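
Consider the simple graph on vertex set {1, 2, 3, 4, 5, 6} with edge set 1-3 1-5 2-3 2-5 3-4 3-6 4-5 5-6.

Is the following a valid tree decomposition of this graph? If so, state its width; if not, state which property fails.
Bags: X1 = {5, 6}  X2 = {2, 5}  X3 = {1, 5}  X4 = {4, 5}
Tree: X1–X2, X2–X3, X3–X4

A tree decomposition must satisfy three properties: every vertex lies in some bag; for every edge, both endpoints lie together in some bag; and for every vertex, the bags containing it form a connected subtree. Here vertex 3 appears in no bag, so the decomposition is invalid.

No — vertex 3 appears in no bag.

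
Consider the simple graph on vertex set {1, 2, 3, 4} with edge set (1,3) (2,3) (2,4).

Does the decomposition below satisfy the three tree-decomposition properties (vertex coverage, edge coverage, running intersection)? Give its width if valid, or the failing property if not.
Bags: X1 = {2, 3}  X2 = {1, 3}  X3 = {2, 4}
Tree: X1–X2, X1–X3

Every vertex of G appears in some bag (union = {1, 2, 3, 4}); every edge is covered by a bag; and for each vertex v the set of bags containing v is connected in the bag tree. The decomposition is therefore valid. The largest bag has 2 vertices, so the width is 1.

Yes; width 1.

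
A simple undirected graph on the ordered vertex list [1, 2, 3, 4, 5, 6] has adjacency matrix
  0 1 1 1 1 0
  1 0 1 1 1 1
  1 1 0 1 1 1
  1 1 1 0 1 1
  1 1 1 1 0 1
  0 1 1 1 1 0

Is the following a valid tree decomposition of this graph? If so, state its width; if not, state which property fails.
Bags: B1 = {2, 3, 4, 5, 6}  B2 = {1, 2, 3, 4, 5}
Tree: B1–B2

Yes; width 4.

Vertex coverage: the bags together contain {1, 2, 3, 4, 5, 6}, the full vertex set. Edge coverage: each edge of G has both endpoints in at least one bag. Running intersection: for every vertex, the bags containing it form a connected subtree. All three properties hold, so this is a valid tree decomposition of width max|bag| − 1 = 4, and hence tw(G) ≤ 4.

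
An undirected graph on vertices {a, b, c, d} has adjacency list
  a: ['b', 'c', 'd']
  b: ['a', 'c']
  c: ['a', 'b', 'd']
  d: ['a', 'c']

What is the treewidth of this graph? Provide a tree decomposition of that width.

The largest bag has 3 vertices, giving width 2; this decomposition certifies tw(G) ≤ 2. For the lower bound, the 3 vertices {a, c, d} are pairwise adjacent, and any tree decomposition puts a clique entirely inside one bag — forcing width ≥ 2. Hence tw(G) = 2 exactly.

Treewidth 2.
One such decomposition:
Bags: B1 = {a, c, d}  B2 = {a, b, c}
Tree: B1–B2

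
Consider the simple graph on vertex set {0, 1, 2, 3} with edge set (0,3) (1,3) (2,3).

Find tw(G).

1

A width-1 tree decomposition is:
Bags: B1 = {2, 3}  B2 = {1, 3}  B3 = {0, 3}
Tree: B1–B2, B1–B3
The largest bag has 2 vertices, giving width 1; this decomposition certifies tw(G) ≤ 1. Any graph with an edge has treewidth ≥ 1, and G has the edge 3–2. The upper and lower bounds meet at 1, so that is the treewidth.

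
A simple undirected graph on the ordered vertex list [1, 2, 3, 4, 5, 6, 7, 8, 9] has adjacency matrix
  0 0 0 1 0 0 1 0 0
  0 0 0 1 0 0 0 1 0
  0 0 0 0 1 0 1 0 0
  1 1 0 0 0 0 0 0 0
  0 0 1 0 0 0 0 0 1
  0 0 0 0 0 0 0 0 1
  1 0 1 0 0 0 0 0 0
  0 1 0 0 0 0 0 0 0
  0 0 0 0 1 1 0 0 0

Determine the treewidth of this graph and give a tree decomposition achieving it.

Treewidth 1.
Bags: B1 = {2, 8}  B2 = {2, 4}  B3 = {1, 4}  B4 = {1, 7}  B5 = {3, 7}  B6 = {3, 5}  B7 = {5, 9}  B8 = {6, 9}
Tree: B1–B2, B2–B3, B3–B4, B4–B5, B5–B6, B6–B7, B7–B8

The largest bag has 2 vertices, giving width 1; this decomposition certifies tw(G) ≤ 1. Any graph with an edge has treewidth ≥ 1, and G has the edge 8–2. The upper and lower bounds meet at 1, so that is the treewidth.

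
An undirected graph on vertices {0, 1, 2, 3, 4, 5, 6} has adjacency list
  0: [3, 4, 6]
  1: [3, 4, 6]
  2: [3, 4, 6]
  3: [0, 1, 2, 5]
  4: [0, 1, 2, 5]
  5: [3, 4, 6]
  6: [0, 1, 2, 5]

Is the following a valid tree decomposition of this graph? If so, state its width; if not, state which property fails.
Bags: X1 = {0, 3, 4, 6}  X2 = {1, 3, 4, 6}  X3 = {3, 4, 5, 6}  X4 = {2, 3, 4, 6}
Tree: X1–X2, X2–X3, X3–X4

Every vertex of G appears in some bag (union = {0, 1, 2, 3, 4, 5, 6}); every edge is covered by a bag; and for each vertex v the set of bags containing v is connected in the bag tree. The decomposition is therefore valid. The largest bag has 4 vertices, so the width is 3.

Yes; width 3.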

— PROBLEM TO SOLVE —
Retype exactly the span of lines from the one with "0 0 0 1 0 0 1 0 0" through the one with "0 0 0 0 1 1 0 0 0"; include both ends and omit the rest of the material.

— OUTPUT BELOW —
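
  0 0 0 1 0 0 1 0 0
  0 0 0 1 0 0 0 1 0
  0 0 0 0 1 0 1 0 0
  1 1 0 0 0 0 0 0 0
  0 0 1 0 0 0 0 0 1
  0 0 0 0 0 0 0 0 1
  1 0 1 0 0 0 0 0 0
  0 1 0 0 0 0 0 0 0
  0 0 0 0 1 1 0 0 0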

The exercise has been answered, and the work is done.